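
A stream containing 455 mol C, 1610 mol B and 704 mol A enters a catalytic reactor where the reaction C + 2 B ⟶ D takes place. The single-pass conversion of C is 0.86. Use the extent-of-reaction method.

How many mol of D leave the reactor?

C reacted = 0.86 × 455 = 391.3 mol; ν_C = −1, so ξ = 391.3/1 = 391.3 mol.
Outlet amounts (n = n₀ + ν ξ):
  C: 455 − 1(391.3) = 63.7
  B: 1610 − 2(391.3) = 827.4
  D: 0 + 1(391.3) = 391.3
  A: 704 (inert)

391 mol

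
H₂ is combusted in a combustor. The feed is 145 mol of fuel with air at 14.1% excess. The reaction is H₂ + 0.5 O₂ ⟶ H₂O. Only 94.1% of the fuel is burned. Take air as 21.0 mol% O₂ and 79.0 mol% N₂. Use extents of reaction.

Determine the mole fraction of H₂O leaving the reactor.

0.29

Stoichiometric O₂ = 0.5 × 145 = 72.5 mol; O₂ fed = 72.5 × 1.141 = 82.72 mol.
N₂ fed = 82.72 × 79/21 = 311.2 mol.
Fuel reacted = 0.941 × 145 → ξ = 136.4 mol.
Outlet (n = n₀ + ν ξ):
  H₂: 145 − 1(136.4) = 8.555
  O₂: 82.72 − 0.5(136.4) = 14.5
  N₂: 311.2 (inert)
  H₂O: 0 + 1(136.4) = 136.4
Total out = 470.7 mol; y_H₂O = 136.4 / 470.7 = 0.2899.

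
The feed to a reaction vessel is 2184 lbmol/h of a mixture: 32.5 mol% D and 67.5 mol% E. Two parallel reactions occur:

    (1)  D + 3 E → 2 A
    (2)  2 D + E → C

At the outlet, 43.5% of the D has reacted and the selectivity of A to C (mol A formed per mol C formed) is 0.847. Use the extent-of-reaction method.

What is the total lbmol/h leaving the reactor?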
------------------------------------------------------------
Give back exactly the material above from its opening line to the line bearing "H₂ is combusted".

- Reply -
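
A stream containing 455 mol C, 1610 mol B and 704 mol A enters a catalytic reactor where the reaction C + 2 B ⟶ D takes place. The single-pass conversion of C is 0.86. Use the extent-of-reaction method.

How many mol of D leave the reactor?

C reacted = 0.86 × 455 = 391.3 mol; ν_C = −1, so ξ = 391.3/1 = 391.3 mol.
Outlet amounts (n = n₀ + ν ξ):
  C: 455 − 1(391.3) = 63.7
  B: 1610 − 2(391.3) = 827.4
  D: 0 + 1(391.3) = 391.3
  A: 704 (inert)

391 mol

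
H₂ is combusted in a combustor. The feed is 145 mol of fuel with air at 14.1% excess. The reaction is H₂ + 0.5 O₂ ⟶ H₂O. Only 94.1% of the fuel is burned. Take air as 21.0 mol% O₂ and 79.0 mol% N₂. Use extents of reaction.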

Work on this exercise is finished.